*Instructions to follow*
Within the listing below, count the lines that have the string "above". Answer with that number only.
----------------------------------------
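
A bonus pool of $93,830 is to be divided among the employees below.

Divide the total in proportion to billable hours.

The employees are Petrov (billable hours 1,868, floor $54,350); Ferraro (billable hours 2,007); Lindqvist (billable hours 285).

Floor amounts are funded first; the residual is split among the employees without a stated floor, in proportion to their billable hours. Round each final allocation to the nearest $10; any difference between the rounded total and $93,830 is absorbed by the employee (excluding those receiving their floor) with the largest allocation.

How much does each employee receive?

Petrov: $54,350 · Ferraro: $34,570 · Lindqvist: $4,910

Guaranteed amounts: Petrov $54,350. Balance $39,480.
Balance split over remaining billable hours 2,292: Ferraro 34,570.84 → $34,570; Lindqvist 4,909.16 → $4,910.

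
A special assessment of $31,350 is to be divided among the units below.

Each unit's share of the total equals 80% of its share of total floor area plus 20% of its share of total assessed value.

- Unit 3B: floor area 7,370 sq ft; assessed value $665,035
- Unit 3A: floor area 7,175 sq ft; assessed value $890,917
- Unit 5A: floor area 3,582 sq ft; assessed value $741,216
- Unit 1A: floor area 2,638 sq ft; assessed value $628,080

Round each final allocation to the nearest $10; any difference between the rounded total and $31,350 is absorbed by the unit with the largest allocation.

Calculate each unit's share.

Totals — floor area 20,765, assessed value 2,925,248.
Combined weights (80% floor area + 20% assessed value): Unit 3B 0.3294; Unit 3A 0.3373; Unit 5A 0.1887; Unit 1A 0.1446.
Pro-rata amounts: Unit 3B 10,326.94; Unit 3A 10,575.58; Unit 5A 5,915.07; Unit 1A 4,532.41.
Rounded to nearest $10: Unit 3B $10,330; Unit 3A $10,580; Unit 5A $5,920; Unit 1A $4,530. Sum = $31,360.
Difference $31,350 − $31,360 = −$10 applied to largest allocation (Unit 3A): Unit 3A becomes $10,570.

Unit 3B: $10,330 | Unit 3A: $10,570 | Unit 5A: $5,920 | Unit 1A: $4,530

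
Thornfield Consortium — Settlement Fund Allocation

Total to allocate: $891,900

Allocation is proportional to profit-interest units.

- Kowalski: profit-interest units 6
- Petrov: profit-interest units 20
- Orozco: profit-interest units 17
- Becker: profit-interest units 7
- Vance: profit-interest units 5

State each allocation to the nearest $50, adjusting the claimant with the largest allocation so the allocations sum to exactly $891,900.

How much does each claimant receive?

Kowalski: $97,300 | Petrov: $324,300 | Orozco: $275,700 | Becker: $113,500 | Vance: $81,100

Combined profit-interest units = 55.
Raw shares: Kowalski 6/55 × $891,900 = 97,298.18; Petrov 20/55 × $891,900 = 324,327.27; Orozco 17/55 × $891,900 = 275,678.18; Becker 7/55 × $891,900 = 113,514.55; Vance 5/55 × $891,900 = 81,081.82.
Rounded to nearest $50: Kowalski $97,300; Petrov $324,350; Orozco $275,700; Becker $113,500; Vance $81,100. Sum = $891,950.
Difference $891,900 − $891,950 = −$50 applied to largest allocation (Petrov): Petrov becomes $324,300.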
----------------------------------------
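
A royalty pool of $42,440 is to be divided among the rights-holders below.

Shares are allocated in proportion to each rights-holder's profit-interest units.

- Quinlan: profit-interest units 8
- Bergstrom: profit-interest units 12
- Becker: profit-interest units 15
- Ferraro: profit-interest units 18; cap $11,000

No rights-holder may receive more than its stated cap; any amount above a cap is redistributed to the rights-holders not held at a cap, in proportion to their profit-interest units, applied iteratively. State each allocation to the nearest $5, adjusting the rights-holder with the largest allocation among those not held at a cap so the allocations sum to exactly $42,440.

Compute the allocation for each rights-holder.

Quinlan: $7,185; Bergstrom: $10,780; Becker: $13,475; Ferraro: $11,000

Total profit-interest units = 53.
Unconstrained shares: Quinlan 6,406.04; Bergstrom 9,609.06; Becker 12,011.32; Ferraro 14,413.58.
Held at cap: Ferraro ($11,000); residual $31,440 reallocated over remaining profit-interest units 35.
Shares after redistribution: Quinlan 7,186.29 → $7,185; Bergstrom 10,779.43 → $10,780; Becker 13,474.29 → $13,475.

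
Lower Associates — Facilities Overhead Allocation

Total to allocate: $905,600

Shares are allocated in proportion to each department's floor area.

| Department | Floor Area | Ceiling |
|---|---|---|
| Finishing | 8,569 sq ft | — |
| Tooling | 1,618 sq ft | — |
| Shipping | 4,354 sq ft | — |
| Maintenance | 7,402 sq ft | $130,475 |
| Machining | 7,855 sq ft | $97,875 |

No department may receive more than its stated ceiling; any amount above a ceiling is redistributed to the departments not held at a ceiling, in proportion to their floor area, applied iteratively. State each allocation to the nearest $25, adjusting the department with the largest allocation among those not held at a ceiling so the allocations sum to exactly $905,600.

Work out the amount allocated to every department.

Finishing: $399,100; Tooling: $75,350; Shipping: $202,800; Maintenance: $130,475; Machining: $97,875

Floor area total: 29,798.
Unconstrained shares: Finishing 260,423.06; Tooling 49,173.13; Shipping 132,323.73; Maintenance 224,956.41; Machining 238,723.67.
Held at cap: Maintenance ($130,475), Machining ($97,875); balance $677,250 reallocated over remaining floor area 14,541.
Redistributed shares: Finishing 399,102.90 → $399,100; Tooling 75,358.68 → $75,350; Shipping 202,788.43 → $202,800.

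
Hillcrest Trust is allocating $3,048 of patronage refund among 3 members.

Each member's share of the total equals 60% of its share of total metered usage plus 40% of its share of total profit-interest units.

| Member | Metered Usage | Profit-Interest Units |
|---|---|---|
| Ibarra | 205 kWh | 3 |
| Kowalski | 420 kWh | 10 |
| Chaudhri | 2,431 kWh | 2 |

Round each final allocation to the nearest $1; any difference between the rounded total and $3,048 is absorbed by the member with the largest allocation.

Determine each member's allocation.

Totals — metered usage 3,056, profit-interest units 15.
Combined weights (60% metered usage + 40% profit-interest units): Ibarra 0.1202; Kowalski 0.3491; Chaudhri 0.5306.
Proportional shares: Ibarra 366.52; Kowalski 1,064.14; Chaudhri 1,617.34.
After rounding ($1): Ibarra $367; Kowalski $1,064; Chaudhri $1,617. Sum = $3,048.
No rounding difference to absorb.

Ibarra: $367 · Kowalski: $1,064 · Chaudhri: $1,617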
----------------------------------------
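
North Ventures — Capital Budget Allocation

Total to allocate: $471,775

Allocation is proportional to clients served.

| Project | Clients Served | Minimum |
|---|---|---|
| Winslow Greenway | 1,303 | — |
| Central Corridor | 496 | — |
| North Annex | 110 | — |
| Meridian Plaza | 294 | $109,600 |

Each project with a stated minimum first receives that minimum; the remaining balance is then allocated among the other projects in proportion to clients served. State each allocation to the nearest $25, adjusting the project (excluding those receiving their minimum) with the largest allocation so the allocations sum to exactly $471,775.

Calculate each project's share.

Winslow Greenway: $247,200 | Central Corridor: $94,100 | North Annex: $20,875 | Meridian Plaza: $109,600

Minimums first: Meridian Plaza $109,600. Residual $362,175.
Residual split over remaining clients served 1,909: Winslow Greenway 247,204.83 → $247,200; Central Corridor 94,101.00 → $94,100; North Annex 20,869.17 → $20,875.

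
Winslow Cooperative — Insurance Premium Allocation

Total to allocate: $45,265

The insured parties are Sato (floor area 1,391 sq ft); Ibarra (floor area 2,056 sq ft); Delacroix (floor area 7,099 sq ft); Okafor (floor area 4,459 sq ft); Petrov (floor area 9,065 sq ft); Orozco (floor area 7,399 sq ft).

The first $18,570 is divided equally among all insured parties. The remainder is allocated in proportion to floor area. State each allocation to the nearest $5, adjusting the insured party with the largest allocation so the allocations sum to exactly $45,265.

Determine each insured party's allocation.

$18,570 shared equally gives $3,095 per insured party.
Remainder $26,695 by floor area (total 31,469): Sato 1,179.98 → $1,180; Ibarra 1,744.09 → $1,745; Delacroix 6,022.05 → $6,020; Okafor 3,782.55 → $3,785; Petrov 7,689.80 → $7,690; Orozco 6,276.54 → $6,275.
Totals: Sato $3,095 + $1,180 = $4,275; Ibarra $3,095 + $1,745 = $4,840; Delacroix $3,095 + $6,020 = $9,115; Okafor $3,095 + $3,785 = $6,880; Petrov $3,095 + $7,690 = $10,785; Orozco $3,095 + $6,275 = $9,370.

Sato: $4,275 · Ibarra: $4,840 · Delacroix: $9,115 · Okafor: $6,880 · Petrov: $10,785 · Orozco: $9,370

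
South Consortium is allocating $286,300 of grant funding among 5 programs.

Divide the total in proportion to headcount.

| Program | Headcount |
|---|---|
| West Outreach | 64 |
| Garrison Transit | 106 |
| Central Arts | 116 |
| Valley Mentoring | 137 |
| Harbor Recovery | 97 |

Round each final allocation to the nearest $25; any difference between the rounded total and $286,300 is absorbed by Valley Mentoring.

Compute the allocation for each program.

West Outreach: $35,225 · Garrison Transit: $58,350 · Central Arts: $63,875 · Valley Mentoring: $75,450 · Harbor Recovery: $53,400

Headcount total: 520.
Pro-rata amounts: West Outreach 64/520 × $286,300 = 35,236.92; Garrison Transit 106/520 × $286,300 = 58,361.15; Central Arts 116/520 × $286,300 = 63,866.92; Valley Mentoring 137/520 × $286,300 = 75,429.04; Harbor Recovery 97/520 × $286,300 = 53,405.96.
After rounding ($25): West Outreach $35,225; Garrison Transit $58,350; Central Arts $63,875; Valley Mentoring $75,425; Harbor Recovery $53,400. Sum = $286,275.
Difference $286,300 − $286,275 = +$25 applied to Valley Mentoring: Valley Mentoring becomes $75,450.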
----------------------------------------
*Answer to this task*
2